+++ Information provided +++
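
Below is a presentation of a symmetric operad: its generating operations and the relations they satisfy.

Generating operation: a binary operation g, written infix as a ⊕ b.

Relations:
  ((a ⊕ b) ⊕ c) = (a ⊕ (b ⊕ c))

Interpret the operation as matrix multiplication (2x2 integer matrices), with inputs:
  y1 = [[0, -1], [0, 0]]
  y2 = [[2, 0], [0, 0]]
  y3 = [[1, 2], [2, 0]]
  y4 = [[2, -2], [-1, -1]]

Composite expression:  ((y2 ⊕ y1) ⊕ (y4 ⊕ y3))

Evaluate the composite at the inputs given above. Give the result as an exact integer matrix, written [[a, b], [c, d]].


[[6, 4], [0, 0]]

(y2 ⊕ y1) = [[0, -2], [0, 0]]
(y4 ⊕ y3) = [[-2, 4], [-3, -2]]
((y2 ⊕ y1) ⊕ (y4 ⊕ y3)) = [[6, 4], [0, 0]]


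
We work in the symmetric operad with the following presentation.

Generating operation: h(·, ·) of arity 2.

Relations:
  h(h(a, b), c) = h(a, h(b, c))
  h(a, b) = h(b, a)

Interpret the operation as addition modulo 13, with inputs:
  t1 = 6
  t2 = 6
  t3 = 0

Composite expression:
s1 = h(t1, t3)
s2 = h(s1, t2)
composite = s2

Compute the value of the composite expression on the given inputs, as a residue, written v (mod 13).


12 (mod 13)

h(t1, t3) = 6
h(h(t1, t3), t2) = 12


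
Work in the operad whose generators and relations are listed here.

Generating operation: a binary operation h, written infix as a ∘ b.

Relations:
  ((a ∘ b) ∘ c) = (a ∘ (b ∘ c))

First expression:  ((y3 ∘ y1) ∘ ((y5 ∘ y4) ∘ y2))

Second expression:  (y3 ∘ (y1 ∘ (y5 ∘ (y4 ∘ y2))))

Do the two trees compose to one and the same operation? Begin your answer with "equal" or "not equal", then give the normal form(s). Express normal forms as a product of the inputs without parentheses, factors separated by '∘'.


The first expression, normalized: y3 ∘ y1 ∘ y5 ∘ y4 ∘ y2
The second expression, normalized: y3 ∘ y1 ∘ y5 ∘ y4 ∘ y2
One common form — equal.

equal; both compose to y3 ∘ y1 ∘ y5 ∘ y4 ∘ y2


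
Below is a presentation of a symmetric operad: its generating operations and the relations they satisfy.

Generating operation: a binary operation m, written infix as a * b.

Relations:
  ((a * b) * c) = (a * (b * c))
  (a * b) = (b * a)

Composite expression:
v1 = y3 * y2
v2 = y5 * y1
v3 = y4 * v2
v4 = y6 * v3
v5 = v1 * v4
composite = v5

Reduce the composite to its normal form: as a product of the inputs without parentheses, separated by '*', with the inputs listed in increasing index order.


y1 * y2 * y3 * y4 * y5 * y6


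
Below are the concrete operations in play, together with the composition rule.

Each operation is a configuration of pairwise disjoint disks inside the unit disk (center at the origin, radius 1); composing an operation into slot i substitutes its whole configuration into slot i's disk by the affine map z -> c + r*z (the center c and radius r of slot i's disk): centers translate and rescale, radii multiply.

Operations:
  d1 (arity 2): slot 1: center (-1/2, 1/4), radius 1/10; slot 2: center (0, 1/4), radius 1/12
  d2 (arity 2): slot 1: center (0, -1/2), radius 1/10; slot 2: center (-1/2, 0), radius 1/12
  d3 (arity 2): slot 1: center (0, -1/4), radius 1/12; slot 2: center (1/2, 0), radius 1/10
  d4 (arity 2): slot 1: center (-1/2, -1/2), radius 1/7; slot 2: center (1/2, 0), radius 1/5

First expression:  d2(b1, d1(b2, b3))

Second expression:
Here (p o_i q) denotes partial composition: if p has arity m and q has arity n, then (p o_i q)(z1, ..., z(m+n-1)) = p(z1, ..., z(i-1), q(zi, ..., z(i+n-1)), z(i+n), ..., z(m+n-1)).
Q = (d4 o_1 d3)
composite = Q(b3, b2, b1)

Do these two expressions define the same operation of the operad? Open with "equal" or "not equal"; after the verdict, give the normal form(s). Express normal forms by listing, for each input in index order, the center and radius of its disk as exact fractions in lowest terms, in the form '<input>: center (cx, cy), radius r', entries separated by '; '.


not equal — first b1: center (0, -1/2), radius 1/10; b2: center (-13/24, 1/48), radius 1/120; b3: center (-1/2, 1/48), radius 1/144, second b1: center (1/2, 0), radius 1/5; b2: center (-3/7, -1/2), radius 1/70; b3: center (-1/2, -15/28), radius 1/84

The first expression, normalized: b1: center (0, -1/2), radius 1/10; b2: center (-13/24, 1/48), radius 1/120; b3: center (-1/2, 1/48), radius 1/144
The second expression, normalized: b1: center (1/2, 0), radius 1/5; b2: center (-3/7, -1/2), radius 1/70; b3: center (-1/2, -15/28), radius 1/84
Different reductions; not equal.


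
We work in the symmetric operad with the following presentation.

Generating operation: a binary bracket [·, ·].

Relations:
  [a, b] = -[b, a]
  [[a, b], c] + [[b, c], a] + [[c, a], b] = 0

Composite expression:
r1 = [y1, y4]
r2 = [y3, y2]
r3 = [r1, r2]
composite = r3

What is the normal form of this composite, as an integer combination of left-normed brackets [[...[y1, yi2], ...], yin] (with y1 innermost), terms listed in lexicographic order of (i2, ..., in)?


-[[[y1, y4], y2], y3] + [[[y1, y4], y3], y2]

Expand each bracket as ab - ba; the y1-initial words give the coefficients.
Composite bracket: [[y1, y4], [y3, y2]]
Under [a, b] = ab - ba we get 8 signed associative words (2^3 = 8).
Words beginning with y1 determine it all:
  y1y4y2y3 appears with sign -1, giving the term -[[[y1, y4], y2], y3]
  y1y4y3y2 appears with sign +1, giving the term +[[[y1, y4], y3], y2]


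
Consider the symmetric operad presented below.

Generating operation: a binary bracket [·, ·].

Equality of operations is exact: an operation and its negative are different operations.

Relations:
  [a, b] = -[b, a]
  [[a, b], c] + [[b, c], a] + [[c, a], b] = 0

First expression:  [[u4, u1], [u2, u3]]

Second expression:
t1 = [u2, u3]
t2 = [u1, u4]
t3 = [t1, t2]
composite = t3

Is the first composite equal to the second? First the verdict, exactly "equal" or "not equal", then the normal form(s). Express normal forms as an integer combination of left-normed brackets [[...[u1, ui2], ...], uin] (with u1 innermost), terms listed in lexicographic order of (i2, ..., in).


equal: each reduces to -[[[u1, u4], u2], u3] + [[[u1, u4], u3], u2]

Reducing the first expression gives -[[[u1, u4], u2], u3] + [[[u1, u4], u3], u2]
Reducing the second expression gives -[[[u1, u4], u2], u3] + [[[u1, u4], u3], u2]
Both agree, so they are equal.


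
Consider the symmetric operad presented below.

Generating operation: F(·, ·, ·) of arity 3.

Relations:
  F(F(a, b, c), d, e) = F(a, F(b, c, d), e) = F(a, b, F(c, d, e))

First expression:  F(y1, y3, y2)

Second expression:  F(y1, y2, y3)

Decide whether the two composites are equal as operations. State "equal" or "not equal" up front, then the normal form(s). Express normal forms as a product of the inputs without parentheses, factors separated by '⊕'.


not equal: they reduce to y1 ⊕ y3 ⊕ y2 and y1 ⊕ y2 ⊕ y3

The first expression, normalized: y1 ⊕ y3 ⊕ y2
The second expression, normalized: y1 ⊕ y2 ⊕ y3
The forms do not match — not equal.


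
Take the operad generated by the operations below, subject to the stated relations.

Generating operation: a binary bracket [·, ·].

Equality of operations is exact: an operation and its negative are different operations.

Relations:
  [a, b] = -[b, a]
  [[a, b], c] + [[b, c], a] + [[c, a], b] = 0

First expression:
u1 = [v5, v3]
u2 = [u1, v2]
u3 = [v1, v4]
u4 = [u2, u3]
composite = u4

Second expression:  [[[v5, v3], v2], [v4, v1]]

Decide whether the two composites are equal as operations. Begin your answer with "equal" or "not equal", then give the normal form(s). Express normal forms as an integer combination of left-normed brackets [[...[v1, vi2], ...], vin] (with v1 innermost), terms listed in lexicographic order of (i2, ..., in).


not equal: they reduce to -[[[[v1, v4], v2], v3], v5] + [[[[v1, v4], v2], v5], v3] + [[[[v1, v4], v3], v5], v2] - [[[[v1, v4], v5], v3], v2] and [[[[v1, v4], v2], v3], v5] - [[[[v1, v4], v2], v5], v3] - [[[[v1, v4], v3], v5], v2] + [[[[v1, v4], v5], v3], v2]


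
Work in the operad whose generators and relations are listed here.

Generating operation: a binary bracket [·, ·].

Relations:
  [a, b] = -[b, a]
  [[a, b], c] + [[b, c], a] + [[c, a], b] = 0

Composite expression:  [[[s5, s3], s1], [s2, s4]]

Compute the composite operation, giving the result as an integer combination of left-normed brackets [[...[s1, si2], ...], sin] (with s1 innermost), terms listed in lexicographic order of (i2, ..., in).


[[[[s1, s3], s5], s2], s4] - [[[[s1, s3], s5], s4], s2] - [[[[s1, s5], s3], s2], s4] + [[[[s1, s5], s3], s4], s2]

Left-normed coefficients sit on the s1-initial expansion words.
Composite bracket: [[[s5, s3], s1], [s2, s4]]
Applying ab - ba throughout gives 16 signed words (2^4 = 16).
Collect the words opening with s1:
  sign of s1s3s5s2s4 is +1, so it contributes +[[[[s1, s3], s5], s2], s4]
  sign of s1s3s5s4s2 is -1, so it contributes -[[[[s1, s3], s5], s4], s2]
  sign of s1s5s3s2s4 is -1, so it contributes -[[[[s1, s5], s3], s2], s4]
  sign of s1s5s3s4s2 is +1, so it contributes +[[[[s1, s5], s3], s4], s2]


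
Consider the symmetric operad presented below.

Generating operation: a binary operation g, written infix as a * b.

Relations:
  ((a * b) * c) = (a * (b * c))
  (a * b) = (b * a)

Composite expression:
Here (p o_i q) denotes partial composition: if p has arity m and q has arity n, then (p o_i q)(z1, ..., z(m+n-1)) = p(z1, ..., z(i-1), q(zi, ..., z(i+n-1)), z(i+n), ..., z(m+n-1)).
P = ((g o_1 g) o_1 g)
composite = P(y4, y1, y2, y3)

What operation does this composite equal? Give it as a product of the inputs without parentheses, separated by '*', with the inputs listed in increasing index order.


y1 * y2 * y3 * y4


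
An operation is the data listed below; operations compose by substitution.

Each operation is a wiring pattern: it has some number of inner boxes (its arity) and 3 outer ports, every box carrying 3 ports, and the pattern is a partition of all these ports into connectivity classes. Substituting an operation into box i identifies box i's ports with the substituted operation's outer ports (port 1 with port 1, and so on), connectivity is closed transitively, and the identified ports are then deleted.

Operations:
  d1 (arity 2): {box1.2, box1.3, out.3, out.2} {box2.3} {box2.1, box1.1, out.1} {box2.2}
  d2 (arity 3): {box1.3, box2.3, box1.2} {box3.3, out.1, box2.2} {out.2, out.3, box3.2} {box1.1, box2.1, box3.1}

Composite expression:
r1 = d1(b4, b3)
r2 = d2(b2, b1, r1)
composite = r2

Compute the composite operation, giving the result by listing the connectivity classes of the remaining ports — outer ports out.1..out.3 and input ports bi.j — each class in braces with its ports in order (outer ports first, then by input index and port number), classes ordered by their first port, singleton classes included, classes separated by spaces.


Connectivity passes through glued d2-boundaries; trace each wire chain.
the subtree at d1 composes to {out.1, b3.1, b4.1} {out.2, out.3, b4.2, b4.3} {b3.2} {b3.3} on (b4, b3); out.j = own outer ports
the subtree at d2 composes to {out.1, out.2, out.3, b1.2, b4.2, b4.3} {b1.1, b2.1, b3.1, b4.1} {b1.3, b2.2, b2.3} {b3.2} {b3.3} on (b2, b1, b4, b3); out.j = own outer ports

{out.1, out.2, out.3, b1.2, b4.2, b4.3} {b1.1, b2.1, b3.1, b4.1} {b1.3, b2.2, b2.3} {b3.2} {b3.3}


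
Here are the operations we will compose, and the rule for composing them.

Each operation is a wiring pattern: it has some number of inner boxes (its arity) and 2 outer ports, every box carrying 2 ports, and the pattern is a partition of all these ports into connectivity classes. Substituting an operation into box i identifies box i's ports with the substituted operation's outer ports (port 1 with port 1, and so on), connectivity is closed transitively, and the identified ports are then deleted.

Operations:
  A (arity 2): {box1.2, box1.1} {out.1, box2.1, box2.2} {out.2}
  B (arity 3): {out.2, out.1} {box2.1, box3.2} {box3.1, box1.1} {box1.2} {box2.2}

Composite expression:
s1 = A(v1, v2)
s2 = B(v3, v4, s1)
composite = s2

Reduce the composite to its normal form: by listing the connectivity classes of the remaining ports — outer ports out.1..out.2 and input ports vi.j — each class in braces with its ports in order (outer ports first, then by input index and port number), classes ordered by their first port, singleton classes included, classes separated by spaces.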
+++
▸ **What you should do**: There is a run of lines above from the one with "y3 = [[1, 2], [2, 0]]" to the one with "Below are the"; print exactly that run, both ends included, and nothing else.

▸ **Written solution**:
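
  y3 = [[1, 2], [2, 0]]
  y4 = [[2, -2], [-1, -1]]

Composite expression:  ((y2 ⊕ y1) ⊕ (y4 ⊕ y3))

Evaluate the composite at the inputs given above. Give the result as an exact integer matrix, written [[a, b], [c, d]].


[[6, 4], [0, 0]]

(y2 ⊕ y1) = [[0, -2], [0, 0]]
(y4 ⊕ y3) = [[-2, 4], [-3, -2]]
((y2 ⊕ y1) ⊕ (y4 ⊕ y3)) = [[6, 4], [0, 0]]


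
We work in the symmetric operad with the following presentation.

Generating operation: h(·, ·) of arity 2.

Relations:
  h(h(a, b), c) = h(a, h(b, c))
  h(a, b) = h(b, a)

Interpret the operation as addition modulo 13, with inputs:
  t1 = 6
  t2 = 6
  t3 = 0

Composite expression:
s1 = h(t1, t3)
s2 = h(s1, t2)
composite = s2

Compute the value of the composite expression on the given inputs, as a residue, written v (mod 13).


12 (mod 13)

h(t1, t3) = 6
h(h(t1, t3), t2) = 12


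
Work in the operad whose generators and relations are listed here.

Generating operation: a binary operation h, written infix as a ∘ b.

Relations:
  ((a ∘ b) ∘ c) = (a ∘ (b ∘ c))

First expression:  ((y3 ∘ y1) ∘ ((y5 ∘ y4) ∘ y2))

Second expression:  (y3 ∘ (y1 ∘ (y5 ∘ (y4 ∘ y2))))

Do the two trees compose to one and the same operation? Begin your answer with "equal" or "not equal", then give the normal form(s). Express normal forms as a product of the inputs without parentheses, factors separated by '∘'.


The first expression, normalized: y3 ∘ y1 ∘ y5 ∘ y4 ∘ y2
The second expression, normalized: y3 ∘ y1 ∘ y5 ∘ y4 ∘ y2
One common form — equal.

equal; both compose to y3 ∘ y1 ∘ y5 ∘ y4 ∘ y2


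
Below is a presentation of a symmetric operad: its generating operations and the relations they satisfy.

Generating operation: a binary operation m, written infix as a * b.

Relations:
  ((a * b) * c) = (a * (b * c))
  (a * b) = (b * a)

Composite expression:
v1 = y3 * y2
v2 = y5 * y1
v3 = y4 * v2
v4 = y6 * v3
v5 = v1 * v4
composite = v5

Reduce the composite to its normal form: as a product of the inputs without parentheses, separated by '*', with the inputs listed in increasing index order.


y1 * y2 * y3 * y4 * y5 * y6


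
Below are the concrete operations in play, together with the composition rule.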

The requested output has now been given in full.